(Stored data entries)
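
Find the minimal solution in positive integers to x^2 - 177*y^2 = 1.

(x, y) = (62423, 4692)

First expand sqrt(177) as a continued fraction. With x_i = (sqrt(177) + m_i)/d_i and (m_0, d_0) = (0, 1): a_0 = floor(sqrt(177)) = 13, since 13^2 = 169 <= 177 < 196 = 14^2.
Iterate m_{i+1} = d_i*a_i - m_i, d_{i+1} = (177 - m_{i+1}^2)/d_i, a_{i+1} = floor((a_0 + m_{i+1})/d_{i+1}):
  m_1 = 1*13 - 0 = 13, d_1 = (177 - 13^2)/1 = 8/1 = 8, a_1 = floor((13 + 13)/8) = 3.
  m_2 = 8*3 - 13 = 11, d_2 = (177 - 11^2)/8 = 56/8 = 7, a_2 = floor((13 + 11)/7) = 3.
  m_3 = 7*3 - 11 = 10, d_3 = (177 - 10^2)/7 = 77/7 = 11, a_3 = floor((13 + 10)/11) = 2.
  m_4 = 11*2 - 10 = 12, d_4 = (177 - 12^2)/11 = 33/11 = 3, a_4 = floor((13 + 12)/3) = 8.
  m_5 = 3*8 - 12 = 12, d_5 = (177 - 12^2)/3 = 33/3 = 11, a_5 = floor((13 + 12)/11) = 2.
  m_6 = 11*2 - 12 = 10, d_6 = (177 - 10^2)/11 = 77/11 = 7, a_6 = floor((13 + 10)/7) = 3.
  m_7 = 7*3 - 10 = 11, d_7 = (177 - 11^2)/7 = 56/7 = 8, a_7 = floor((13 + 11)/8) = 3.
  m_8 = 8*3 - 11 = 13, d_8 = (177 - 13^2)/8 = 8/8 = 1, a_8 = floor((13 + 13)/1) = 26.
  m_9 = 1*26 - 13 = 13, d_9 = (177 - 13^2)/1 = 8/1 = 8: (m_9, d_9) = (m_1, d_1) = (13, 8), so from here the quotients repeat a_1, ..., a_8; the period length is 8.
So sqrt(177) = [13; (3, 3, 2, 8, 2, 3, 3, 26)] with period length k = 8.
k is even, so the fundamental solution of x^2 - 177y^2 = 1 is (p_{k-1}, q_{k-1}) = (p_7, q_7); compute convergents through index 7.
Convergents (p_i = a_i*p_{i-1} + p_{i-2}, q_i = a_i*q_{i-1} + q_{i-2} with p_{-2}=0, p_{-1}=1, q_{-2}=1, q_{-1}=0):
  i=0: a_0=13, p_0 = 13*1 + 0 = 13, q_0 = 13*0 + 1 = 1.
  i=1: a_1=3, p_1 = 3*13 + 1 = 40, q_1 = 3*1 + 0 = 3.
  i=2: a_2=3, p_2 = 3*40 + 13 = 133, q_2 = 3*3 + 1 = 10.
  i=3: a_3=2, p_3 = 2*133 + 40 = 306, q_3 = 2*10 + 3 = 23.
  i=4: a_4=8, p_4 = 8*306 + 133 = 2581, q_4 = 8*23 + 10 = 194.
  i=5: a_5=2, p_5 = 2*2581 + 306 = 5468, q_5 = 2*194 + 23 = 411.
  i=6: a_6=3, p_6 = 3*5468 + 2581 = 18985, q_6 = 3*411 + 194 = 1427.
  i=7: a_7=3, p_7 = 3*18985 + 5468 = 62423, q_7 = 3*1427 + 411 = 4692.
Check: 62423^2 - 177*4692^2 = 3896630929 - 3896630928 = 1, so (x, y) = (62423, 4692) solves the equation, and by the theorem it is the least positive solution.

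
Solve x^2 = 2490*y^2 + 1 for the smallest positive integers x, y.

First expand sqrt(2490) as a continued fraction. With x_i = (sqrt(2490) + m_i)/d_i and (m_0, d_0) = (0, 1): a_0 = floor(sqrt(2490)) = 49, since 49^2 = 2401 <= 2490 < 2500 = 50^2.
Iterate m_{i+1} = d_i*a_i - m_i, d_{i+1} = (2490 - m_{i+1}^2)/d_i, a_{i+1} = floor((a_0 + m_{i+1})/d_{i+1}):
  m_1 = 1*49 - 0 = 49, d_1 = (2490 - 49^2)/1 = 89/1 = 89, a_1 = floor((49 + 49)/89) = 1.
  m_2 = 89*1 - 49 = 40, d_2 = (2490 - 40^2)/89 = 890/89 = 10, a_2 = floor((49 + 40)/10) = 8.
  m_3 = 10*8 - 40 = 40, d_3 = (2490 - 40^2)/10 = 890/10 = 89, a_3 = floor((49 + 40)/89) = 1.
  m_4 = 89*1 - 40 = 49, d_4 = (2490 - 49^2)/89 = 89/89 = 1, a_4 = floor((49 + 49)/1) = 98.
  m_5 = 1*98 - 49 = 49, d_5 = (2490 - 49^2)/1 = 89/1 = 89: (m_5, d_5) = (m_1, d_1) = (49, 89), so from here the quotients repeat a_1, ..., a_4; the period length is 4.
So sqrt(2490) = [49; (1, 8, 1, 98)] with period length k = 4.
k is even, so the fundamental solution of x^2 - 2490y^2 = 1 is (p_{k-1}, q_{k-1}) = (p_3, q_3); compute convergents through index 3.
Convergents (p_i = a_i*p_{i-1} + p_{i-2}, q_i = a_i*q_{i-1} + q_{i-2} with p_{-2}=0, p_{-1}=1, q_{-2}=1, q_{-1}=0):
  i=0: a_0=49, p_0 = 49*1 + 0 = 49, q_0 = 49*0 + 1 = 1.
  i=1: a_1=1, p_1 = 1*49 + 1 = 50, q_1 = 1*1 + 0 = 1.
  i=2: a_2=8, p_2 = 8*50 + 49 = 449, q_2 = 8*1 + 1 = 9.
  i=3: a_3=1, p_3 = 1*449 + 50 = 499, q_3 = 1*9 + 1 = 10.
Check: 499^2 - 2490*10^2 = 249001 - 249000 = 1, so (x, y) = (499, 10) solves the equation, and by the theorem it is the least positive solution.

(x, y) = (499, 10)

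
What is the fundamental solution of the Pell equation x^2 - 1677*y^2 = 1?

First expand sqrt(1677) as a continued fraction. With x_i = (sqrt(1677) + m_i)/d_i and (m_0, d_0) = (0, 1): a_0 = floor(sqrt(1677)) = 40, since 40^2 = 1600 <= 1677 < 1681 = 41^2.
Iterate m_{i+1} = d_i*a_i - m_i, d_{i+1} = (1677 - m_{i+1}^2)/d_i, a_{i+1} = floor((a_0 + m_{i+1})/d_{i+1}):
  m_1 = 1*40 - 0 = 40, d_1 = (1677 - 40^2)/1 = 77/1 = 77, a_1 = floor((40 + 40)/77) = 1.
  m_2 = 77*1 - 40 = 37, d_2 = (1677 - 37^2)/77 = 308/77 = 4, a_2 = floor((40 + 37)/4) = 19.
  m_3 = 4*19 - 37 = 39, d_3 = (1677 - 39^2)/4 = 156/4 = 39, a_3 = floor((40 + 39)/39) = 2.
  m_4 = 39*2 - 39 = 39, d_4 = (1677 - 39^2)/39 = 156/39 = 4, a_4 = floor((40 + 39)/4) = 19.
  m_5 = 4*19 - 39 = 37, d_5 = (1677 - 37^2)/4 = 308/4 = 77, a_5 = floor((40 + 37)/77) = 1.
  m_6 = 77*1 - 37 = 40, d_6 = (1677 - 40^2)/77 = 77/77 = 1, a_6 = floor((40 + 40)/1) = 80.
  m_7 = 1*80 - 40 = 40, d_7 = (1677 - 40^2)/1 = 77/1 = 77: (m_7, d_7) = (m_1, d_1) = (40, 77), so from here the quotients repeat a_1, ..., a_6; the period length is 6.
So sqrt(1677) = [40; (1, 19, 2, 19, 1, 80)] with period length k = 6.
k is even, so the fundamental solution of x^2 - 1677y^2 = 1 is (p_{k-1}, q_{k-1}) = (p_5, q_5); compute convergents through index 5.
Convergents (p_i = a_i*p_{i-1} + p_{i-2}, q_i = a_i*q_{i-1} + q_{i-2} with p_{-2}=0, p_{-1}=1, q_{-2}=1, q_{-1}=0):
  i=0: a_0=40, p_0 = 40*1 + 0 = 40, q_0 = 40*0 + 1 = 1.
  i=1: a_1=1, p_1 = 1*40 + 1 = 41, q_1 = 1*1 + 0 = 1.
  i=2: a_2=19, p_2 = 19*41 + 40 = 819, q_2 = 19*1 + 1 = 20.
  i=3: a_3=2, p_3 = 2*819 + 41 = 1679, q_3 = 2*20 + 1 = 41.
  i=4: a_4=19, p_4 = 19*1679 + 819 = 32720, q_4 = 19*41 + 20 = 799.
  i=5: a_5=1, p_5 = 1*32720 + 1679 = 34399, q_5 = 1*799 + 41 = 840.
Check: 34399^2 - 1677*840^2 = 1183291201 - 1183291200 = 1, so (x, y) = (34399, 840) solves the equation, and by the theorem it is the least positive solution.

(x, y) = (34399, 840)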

**The task**
Go through the entries above and report every line in which the word "since" appears.

**Solution to the problem**
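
First expand sqrt(177) as a continued fraction. With x_i = (sqrt(177) + m_i)/d_i and (m_0, d_0) = (0, 1): a_0 = floor(sqrt(177)) = 13, since 13^2 = 169 <= 177 < 196 = 14^2.
First expand sqrt(2490) as a continued fraction. With x_i = (sqrt(2490) + m_i)/d_i and (m_0, d_0) = (0, 1): a_0 = floor(sqrt(2490)) = 49, since 49^2 = 2401 <= 2490 < 2500 = 50^2.
First expand sqrt(1677) as a continued fraction. With x_i = (sqrt(1677) + m_i)/d_i and (m_0, d_0) = (0, 1): a_0 = floor(sqrt(1677)) = 40, since 40^2 = 1600 <= 1677 < 1681 = 41^2.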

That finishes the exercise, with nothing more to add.